Aim of the exercise - All lines from the one containing "Find the requested" to the end of the data below are to be returned exactly, both ends included, with nothing added.

————

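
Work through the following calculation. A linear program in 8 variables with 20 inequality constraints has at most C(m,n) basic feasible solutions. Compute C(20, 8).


Each vertex corresponds to some choice of n active constraints out of m, so the number of vertices is at most C(m, n) = m! / (n!(m-n)!).
m = 20, n = 8
Numerator: 20 * 19 * 18 * 17 * 16 * 15 * 14 * 13
Denominator: 8! = 40320
C(20, 8) = 125970


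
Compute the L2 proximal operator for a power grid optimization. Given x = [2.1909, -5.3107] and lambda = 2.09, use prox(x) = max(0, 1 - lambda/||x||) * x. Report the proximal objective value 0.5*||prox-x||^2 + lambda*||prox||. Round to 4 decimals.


Step 1: Compute ||x||.
||x|| = 5.7449
Step 2: Compute scaling factor.
scale = max(0, 1 - 2.09/5.7449) = 0.6362
Step 3: prox(x) = [1.3938, -3.3787]
||prox(x)|| = 3.6549
Step 4: Proximal objective.
0.5*||prox-x||^2 = 2.1841
lambda*||prox|| = 7.6387
Total = 9.8227


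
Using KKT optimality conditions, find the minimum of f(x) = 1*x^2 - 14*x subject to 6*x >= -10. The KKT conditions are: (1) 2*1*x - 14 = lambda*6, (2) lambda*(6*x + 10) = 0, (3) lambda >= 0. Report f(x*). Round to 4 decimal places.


Step 1: Try lambda = 0 (constraint inactive).
Stationarity: 2*1*x - 14 = 0
x* = 14/(2*1) = 7.0
Check constraint: 6*7.0 = 42.0 >= -10 -- satisfied.
Step 2: Compute optimal value.
f(x*) = 1*7.0^2 - 14*7.0 = -49.0


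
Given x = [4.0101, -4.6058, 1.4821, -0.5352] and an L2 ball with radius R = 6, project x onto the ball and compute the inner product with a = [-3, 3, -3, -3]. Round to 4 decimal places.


Step 1: Compute ||x|| (intermediates to 6 decimals).
||x|| = sqrt(4.0101^2 + (-4.6058)^2 + 1.4821^2 + (-0.5352)^2) = 6.306929
Step 2: Project.
Since ||x|| > R, scale = R/||x|| = 6/6.306929 = 0.951335, proj(x) = scale * x
proj(x) = [3.814948, -4.381659, 1.409974, -0.509154]
Step 3: Dot product.
a^T * proj(x) = -3*3.814948 + 3*(-4.381659) - 3*1.409974 - 3*(-0.509154) = -27.2923


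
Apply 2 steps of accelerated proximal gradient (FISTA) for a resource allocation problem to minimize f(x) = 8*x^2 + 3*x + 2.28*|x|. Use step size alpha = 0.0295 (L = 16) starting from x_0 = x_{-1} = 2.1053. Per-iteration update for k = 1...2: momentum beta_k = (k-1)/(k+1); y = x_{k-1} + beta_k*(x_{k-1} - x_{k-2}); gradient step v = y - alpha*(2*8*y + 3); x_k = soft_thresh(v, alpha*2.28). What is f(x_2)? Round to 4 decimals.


FISTA on f(x) = 8*x^2 + 3*x + 2.28*|x|
L = 16, alpha = 0.0295
Iteration 1: beta = 0.0, y = 2.1053 + 0.0*(2.1053 - 2.1053) = 2.1053
  grad(y) = 36.6848, v = y - alpha*grad = 1.0231
  prox(v) = soft_thresh(1.0231, 0.0673) = 0.9558
Iteration 2: beta = 0.3333, y = 0.9558 + 0.3333*(0.9558 - 2.1053) = 0.5727
  grad(y) = 12.163, v = y - alpha*grad = 0.2139
  prox(v) = soft_thresh(0.2139, 0.0673) = 0.1466
f(x_2) = 8*0.1466^2 + 3*0.1466 + 2.28*|0.1466| = 0.9461


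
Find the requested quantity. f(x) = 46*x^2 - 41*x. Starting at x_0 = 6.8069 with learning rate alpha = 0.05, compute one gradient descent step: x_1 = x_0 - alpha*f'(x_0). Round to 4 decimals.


We compute the gradient at x_0 and apply the update.
f'(x) = 92*x - 41
f'(6.8069) = 92*6.8069 - 41 = 585.2348
x_1 = 6.8069 - 0.05*585.2348 = -22.4548


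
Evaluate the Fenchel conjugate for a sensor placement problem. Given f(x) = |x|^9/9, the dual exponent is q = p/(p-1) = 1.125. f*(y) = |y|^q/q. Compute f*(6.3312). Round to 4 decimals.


The conjugate exponent q satisfies 1/p + 1/q = 1.
p = 9, so q = 9/(9 - 1) = 1.125
|y|^q = 6.3312^1.125 = 7.9739
f*(6.3312) = 7.9739 / 1.125 = 7.0879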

————

Expected answer -
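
Find the requested quantity. f(x) = 46*x^2 - 41*x. Starting at x_0 = 6.8069 with learning rate alpha = 0.05, compute one gradient descent step: x_1 = x_0 - alpha*f'(x_0). Round to 4 decimals.


We compute the gradient at x_0 and apply the update.
f'(x) = 92*x - 41
f'(6.8069) = 92*6.8069 - 41 = 585.2348
x_1 = 6.8069 - 0.05*585.2348 = -22.4548


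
Evaluate the Fenchel conjugate for a sensor placement problem. Given f(x) = |x|^9/9, the dual exponent is q = p/(p-1) = 1.125. f*(y) = |y|^q/q. Compute f*(6.3312). Round to 4 decimals.


The conjugate exponent q satisfies 1/p + 1/q = 1.
p = 9, so q = 9/(9 - 1) = 1.125
|y|^q = 6.3312^1.125 = 7.9739
f*(6.3312) = 7.9739 / 1.125 = 7.0879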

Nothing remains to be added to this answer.